EXERCISE DETAILS
From the data below, copy exactly the lines that lie between the one holding "- [6,9]×[23,30]" and the one holding "Grow a tree", including both, and nothing more.

Records excerpted from a collection
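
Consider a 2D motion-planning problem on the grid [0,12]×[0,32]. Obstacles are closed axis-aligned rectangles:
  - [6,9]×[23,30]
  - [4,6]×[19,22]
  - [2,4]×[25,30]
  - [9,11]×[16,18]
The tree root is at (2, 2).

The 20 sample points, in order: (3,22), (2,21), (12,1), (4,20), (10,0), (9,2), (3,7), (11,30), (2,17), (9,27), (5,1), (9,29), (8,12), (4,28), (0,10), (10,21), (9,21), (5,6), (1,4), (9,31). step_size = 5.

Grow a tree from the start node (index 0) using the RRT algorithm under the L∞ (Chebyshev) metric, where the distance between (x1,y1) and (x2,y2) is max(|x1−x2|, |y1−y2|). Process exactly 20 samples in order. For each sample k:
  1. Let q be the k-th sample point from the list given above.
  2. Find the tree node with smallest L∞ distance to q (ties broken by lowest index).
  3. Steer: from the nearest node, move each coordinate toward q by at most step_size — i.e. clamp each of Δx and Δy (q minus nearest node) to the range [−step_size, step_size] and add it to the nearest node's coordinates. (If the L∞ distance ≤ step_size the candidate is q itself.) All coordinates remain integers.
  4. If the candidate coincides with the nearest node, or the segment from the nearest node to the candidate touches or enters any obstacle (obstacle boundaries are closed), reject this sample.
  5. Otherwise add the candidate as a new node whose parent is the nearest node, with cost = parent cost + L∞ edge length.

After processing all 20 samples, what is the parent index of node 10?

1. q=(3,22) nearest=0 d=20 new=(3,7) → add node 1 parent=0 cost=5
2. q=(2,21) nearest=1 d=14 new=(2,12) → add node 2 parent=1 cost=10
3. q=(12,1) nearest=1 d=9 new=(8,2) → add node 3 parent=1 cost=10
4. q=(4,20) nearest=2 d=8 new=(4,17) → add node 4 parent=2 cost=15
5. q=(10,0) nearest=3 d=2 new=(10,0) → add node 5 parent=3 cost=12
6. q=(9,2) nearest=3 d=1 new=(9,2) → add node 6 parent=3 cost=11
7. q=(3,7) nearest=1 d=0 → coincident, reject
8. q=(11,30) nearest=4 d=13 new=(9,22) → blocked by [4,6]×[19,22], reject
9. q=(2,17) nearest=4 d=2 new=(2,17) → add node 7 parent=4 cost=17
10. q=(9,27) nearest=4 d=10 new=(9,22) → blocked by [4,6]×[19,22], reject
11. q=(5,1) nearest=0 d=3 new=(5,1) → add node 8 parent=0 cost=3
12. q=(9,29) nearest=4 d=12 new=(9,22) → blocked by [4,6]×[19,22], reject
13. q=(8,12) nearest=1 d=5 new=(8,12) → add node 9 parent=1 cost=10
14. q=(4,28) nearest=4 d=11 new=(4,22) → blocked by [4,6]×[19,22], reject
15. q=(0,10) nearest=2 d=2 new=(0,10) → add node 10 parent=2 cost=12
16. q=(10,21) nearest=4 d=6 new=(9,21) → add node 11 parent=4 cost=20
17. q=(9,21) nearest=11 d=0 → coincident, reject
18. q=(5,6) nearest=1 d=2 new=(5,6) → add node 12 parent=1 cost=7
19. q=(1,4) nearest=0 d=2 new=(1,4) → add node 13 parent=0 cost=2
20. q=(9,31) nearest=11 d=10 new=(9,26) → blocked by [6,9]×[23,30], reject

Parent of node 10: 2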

YOUR SOLUTION
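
  - [6,9]×[23,30]
  - [4,6]×[19,22]
  - [2,4]×[25,30]
  - [9,11]×[16,18]
The tree root is at (2, 2).

The 20 sample points, in order: (3,22), (2,21), (12,1), (4,20), (10,0), (9,2), (3,7), (11,30), (2,17), (9,27), (5,1), (9,29), (8,12), (4,28), (0,10), (10,21), (9,21), (5,6), (1,4), (9,31). step_size = 5.

Grow a tree from the start node (index 0) using the RRT algorithm under the L∞ (Chebyshev) metric, where the distance between (x1,y1) and (x2,y2) is max(|x1−x2|, |y1−y2|). Process exactly 20 samples in order. For each sample k: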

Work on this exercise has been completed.